> What the task asks:
All of the data below is to be copied exactly.
***** Records for this exercise
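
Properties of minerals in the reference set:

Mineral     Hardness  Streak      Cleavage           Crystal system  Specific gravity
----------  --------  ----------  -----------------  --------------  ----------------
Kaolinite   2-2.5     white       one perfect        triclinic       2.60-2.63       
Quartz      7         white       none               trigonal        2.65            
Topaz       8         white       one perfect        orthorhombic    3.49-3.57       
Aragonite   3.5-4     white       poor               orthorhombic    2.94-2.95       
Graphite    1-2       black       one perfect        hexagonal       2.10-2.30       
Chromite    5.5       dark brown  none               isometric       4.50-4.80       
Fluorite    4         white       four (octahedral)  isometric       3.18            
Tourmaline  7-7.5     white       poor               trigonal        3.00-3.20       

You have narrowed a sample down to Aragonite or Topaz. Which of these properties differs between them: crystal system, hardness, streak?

hardness

Crystal system: both orthorhombic — identical.
Hardness: Aragonite 3.5-4, Topaz 8 — distinct.
Streak: both white — identical.
Of the listed properties, hardness is the one that separates them.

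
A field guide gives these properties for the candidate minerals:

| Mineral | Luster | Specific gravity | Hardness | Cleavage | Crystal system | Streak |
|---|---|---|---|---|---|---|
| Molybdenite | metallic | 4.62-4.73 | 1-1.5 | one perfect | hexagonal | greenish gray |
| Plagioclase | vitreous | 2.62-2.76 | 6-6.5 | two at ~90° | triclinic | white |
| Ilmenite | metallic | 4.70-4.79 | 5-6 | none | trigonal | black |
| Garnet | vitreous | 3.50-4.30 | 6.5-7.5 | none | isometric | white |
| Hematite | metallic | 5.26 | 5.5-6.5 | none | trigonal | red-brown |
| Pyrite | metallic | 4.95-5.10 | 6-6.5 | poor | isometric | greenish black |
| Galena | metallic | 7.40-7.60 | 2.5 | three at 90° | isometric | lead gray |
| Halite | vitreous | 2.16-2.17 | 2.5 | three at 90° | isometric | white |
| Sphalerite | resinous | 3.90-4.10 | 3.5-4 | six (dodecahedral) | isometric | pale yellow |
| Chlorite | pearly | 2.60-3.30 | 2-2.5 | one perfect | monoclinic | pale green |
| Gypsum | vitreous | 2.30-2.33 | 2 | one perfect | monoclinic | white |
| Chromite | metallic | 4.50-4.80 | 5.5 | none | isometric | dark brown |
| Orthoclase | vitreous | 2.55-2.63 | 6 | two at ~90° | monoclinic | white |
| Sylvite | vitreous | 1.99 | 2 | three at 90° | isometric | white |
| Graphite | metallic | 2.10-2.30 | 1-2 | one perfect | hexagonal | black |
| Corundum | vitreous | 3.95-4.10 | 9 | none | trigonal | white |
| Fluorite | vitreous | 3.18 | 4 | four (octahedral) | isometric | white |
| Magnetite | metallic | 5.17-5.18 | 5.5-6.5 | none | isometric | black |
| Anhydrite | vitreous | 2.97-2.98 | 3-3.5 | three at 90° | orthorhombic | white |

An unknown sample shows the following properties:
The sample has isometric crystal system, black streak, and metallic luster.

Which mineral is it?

Isometric crystal system — Garnet, Pyrite, Galena, Halite, Sphalerite, Chromite, Sylvite, Fluorite, Magnetite remain.
Black streak — narrows the field to Magnetite.
Metallic luster — all remaining candidates fit.
Only Magnetite satisfies all observations.

Magnetite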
**********
> Final answer:
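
Properties of minerals in the reference set:

Mineral     Hardness  Streak      Cleavage           Crystal system  Specific gravity
----------  --------  ----------  -----------------  --------------  ----------------
Kaolinite   2-2.5     white       one perfect        triclinic       2.60-2.63       
Quartz      7         white       none               trigonal        2.65            
Topaz       8         white       one perfect        orthorhombic    3.49-3.57       
Aragonite   3.5-4     white       poor               orthorhombic    2.94-2.95       
Graphite    1-2       black       one perfect        hexagonal       2.10-2.30       
Chromite    5.5       dark brown  none               isometric       4.50-4.80       
Fluorite    4         white       four (octahedral)  isometric       3.18            
Tourmaline  7-7.5     white       poor               trigonal        3.00-3.20       

You have narrowed a sample down to Aragonite or Topaz. Which of these properties differs between them: crystal system, hardness, streak?

hardness

Crystal system: both orthorhombic — identical.
Hardness: Aragonite 3.5-4, Topaz 8 — distinct.
Streak: both white — identical.
Of the listed properties, hardness is the one that separates them.

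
A field guide gives these properties for the candidate minerals:

| Mineral | Luster | Specific gravity | Hardness | Cleavage | Crystal system | Streak |
|---|---|---|---|---|---|---|
| Molybdenite | metallic | 4.62-4.73 | 1-1.5 | one perfect | hexagonal | greenish gray |
| Plagioclase | vitreous | 2.62-2.76 | 6-6.5 | two at ~90° | triclinic | white |
| Ilmenite | metallic | 4.70-4.79 | 5-6 | none | trigonal | black |
| Garnet | vitreous | 3.50-4.30 | 6.5-7.5 | none | isometric | white |
| Hematite | metallic | 5.26 | 5.5-6.5 | none | trigonal | red-brown |
| Pyrite | metallic | 4.95-5.10 | 6-6.5 | poor | isometric | greenish black |
| Galena | metallic | 7.40-7.60 | 2.5 | three at 90° | isometric | lead gray |
| Halite | vitreous | 2.16-2.17 | 2.5 | three at 90° | isometric | white |
| Sphalerite | resinous | 3.90-4.10 | 3.5-4 | six (dodecahedral) | isometric | pale yellow |
| Chlorite | pearly | 2.60-3.30 | 2-2.5 | one perfect | monoclinic | pale green |
| Gypsum | vitreous | 2.30-2.33 | 2 | one perfect | monoclinic | white |
| Chromite | metallic | 4.50-4.80 | 5.5 | none | isometric | dark brown |
| Orthoclase | vitreous | 2.55-2.63 | 6 | two at ~90° | monoclinic | white |
| Sylvite | vitreous | 1.99 | 2 | three at 90° | isometric | white |
| Graphite | metallic | 2.10-2.30 | 1-2 | one perfect | hexagonal | black |
| Corundum | vitreous | 3.95-4.10 | 9 | none | trigonal | white |
| Fluorite | vitreous | 3.18 | 4 | four (octahedral) | isometric | white |
| Magnetite | metallic | 5.17-5.18 | 5.5-6.5 | none | isometric | black |
| Anhydrite | vitreous | 2.97-2.98 | 3-3.5 | three at 90° | orthorhombic | white |

An unknown sample shows the following properties:
The sample has isometric crystal system, black streak, and metallic luster.

Which mineral is it?

Isometric crystal system — Garnet, Pyrite, Galena, Halite, Sphalerite, Chromite, Sylvite, Fluorite, Magnetite remain.
Black streak — narrows the field to Magnetite.
Metallic luster — all remaining candidates fit.
Only Magnetite satisfies all observations.

Magnetite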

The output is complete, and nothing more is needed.